--- Exercise materials Enclosed Below ---

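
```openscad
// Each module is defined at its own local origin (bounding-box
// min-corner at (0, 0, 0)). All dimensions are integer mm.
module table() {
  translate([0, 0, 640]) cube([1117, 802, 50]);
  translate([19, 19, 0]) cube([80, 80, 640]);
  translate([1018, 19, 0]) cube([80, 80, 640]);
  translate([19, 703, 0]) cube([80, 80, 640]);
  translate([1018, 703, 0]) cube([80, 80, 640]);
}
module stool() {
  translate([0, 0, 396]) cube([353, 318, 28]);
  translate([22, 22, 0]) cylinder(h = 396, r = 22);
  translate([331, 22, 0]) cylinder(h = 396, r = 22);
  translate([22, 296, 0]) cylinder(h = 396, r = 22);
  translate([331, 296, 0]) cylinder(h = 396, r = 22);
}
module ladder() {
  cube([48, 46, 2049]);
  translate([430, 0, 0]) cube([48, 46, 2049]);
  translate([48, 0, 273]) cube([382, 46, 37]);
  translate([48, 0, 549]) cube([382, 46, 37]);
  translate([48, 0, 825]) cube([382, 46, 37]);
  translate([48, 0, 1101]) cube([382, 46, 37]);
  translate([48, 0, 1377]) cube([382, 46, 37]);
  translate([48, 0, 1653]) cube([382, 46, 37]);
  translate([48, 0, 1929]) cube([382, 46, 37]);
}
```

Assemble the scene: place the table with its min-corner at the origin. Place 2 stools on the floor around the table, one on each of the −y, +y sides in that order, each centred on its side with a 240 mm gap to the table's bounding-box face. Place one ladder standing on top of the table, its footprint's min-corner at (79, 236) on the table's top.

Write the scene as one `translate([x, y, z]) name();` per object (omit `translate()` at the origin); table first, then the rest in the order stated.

table();
translate([382, -558, 0]) stool();
translate([382, 1042, 0]) stool();
translate([79, 236, 690]) ladder();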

--- End of Enclosed Exercise materials ---

### Task statement
Each line of the data must be retyped exactly.

### Solution to the problem
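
```openscad
// Each module is defined at its own local origin (bounding-box
// min-corner at (0, 0, 0)). All dimensions are integer mm.
module table() {
  translate([0, 0, 640]) cube([1117, 802, 50]);
  translate([19, 19, 0]) cube([80, 80, 640]);
  translate([1018, 19, 0]) cube([80, 80, 640]);
  translate([19, 703, 0]) cube([80, 80, 640]);
  translate([1018, 703, 0]) cube([80, 80, 640]);
}
module stool() {
  translate([0, 0, 396]) cube([353, 318, 28]);
  translate([22, 22, 0]) cylinder(h = 396, r = 22);
  translate([331, 22, 0]) cylinder(h = 396, r = 22);
  translate([22, 296, 0]) cylinder(h = 396, r = 22);
  translate([331, 296, 0]) cylinder(h = 396, r = 22);
}
module ladder() {
  cube([48, 46, 2049]);
  translate([430, 0, 0]) cube([48, 46, 2049]);
  translate([48, 0, 273]) cube([382, 46, 37]);
  translate([48, 0, 549]) cube([382, 46, 37]);
  translate([48, 0, 825]) cube([382, 46, 37]);
  translate([48, 0, 1101]) cube([382, 46, 37]);
  translate([48, 0, 1377]) cube([382, 46, 37]);
  translate([48, 0, 1653]) cube([382, 46, 37]);
  translate([48, 0, 1929]) cube([382, 46, 37]);
}
```

Assemble the scene: place the table with its min-corner at the origin. Place 2 stools on the floor around the table, one on each of the −y, +y sides in that order, each centred on its side with a 240 mm gap to the table's bounding-box face. Place one ladder standing on top of the table, its footprint's min-corner at (79, 236) on the table's top.

Write the scene as one `translate([x, y, z]) name();` per object (omit `translate()` at the origin); table first, then the rest in the order stated.

table();
translate([382, -558, 0]) stool();
translate([382, 1042, 0]) stool();
translate([79, 236, 690]) ladder();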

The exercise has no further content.